[Data for review — start]

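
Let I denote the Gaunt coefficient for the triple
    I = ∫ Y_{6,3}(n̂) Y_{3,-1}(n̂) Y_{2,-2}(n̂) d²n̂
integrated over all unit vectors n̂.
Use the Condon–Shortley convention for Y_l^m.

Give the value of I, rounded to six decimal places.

0.000000

l₃=2 ∉ [3,9] — triangle fails ⇒ I = 0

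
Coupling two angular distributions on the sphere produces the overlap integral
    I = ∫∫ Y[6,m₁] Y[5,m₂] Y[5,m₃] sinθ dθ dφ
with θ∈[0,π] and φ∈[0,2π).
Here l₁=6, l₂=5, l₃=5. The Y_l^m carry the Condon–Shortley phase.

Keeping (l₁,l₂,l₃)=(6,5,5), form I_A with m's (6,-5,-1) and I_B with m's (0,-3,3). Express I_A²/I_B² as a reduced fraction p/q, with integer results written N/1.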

[Data for review — finish]

### Exercise
Nothing above should be left out; write out every record exactly.

### Task response
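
Let I denote the Gaunt coefficient for the triple
    I = ∫ Y_{6,3}(n̂) Y_{3,-1}(n̂) Y_{2,-2}(n̂) d²n̂
integrated over all unit vectors n̂.
Use the Condon–Shortley convention for Y_l^m.

Give the value of I, rounded to six decimal places.

0.000000

l₃=2 ∉ [3,9] — triangle fails ⇒ I = 0

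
Coupling two angular distributions on the sphere produces the overlap integral
    I = ∫∫ Y[6,m₁] Y[5,m₂] Y[5,m₃] sinθ dθ dφ
with θ∈[0,π] and φ∈[0,2π).
Here l₁=6, l₂=5, l₃=5. The Y_l^m carry the Condon–Shortley phase.

Keeping (l₁,l₂,l₃)=(6,5,5), form I_A with m's (6,-5,-1) and I_B with m's (0,-3,3). Express I_A²/I_B² as a reduced fraction p/q, with integer results written N/1.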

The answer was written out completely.